# [INSTRUCTIONS FOR THE TASK]
Without altering a single word, repeat the records that follow.
============================================================
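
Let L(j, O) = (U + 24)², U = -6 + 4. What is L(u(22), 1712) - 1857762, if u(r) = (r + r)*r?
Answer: -1857278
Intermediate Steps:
U = -2
u(r) = 2*r² (u(r) = (2*r)*r = 2*r²)
L(j, O) = 484 (L(j, O) = (-2 + 24)² = 22² = 484)
L(u(22), 1712) - 1857762 = 484 - 1857762 = -1857278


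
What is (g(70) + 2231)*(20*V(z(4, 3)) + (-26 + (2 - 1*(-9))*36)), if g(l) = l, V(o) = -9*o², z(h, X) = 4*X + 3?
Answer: -92339130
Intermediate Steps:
z(h, X) = 3 + 4*X
(g(70) + 2231)*(20*V(z(4, 3)) + (-26 + (2 - 1*(-9))*36)) = (70 + 2231)*(20*(-9*(3 + 4*3)²) + (-26 + (2 - 1*(-9))*36)) = 2301*(20*(-9*(3 + 12)²) + (-26 + (2 + 9)*36)) = 2301*(20*(-9*15²) + (-26 + 11*36)) = 2301*(20*(-9*225) + (-26 + 396)) = 2301*(20*(-2025) + 370) = 2301*(-40500 + 370) = 2301*(-40130) = -92339130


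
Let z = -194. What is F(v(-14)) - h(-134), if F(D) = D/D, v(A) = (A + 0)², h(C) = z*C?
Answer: -25995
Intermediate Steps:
h(C) = -194*C
v(A) = A²
F(D) = 1
F(v(-14)) - h(-134) = 1 - (-194)*(-134) = 1 - 1*25996 = 1 - 25996 = -25995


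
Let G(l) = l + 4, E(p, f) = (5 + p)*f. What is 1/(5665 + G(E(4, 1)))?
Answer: 1/5678 ≈ 0.00017612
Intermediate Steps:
E(p, f) = f*(5 + p)
G(l) = 4 + l
1/(5665 + G(E(4, 1))) = 1/(5665 + (4 + 1*(5 + 4))) = 1/(5665 + (4 + 1*9)) = 1/(5665 + (4 + 9)) = 1/(5665 + 13) = 1/5678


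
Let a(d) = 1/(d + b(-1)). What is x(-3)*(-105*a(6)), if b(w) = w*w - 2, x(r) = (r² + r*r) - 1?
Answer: -357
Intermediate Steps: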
============================================================
# [RESULT OF THIS EXERCISE]
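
Let L(j, O) = (U + 24)², U = -6 + 4. What is L(u(22), 1712) - 1857762, if u(r) = (r + r)*r?
Answer: -1857278
Intermediate Steps:
U = -2
u(r) = 2*r² (u(r) = (2*r)*r = 2*r²)
L(j, O) = 484 (L(j, O) = (-2 + 24)² = 22² = 484)
L(u(22), 1712) - 1857762 = 484 - 1857762 = -1857278


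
What is (g(70) + 2231)*(20*V(z(4, 3)) + (-26 + (2 - 1*(-9))*36)), if g(l) = l, V(o) = -9*o², z(h, X) = 4*X + 3?
Answer: -92339130
Intermediate Steps:
z(h, X) = 3 + 4*X
(g(70) + 2231)*(20*V(z(4, 3)) + (-26 + (2 - 1*(-9))*36)) = (70 + 2231)*(20*(-9*(3 + 4*3)²) + (-26 + (2 - 1*(-9))*36)) = 2301*(20*(-9*(3 + 12)²) + (-26 + (2 + 9)*36)) = 2301*(20*(-9*15²) + (-26 + 11*36)) = 2301*(20*(-9*225) + (-26 + 396)) = 2301*(20*(-2025) + 370) = 2301*(-40500 + 370) = 2301*(-40130) = -92339130


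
Let z = -194. What is F(v(-14)) - h(-134), if F(D) = D/D, v(A) = (A + 0)², h(C) = z*C?
Answer: -25995
Intermediate Steps:
h(C) = -194*C
v(A) = A²
F(D) = 1
F(v(-14)) - h(-134) = 1 - (-194)*(-134) = 1 - 1*25996 = 1 - 25996 = -25995


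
Let G(l) = l + 4, E(p, f) = (5 + p)*f. What is 1/(5665 + G(E(4, 1)))?
Answer: 1/5678 ≈ 0.00017612
Intermediate Steps:
E(p, f) = f*(5 + p)
G(l) = 4 + l
1/(5665 + G(E(4, 1))) = 1/(5665 + (4 + 1*(5 + 4))) = 1/(5665 + (4 + 1*9)) = 1/(5665 + (4 + 9)) = 1/(5665 + 13) = 1/5678


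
Let a(d) = 1/(d + b(-1)). What is x(-3)*(-105*a(6)), if b(w) = w*w - 2, x(r) = (r² + r*r) - 1?
Answer: -357
Intermediate Steps: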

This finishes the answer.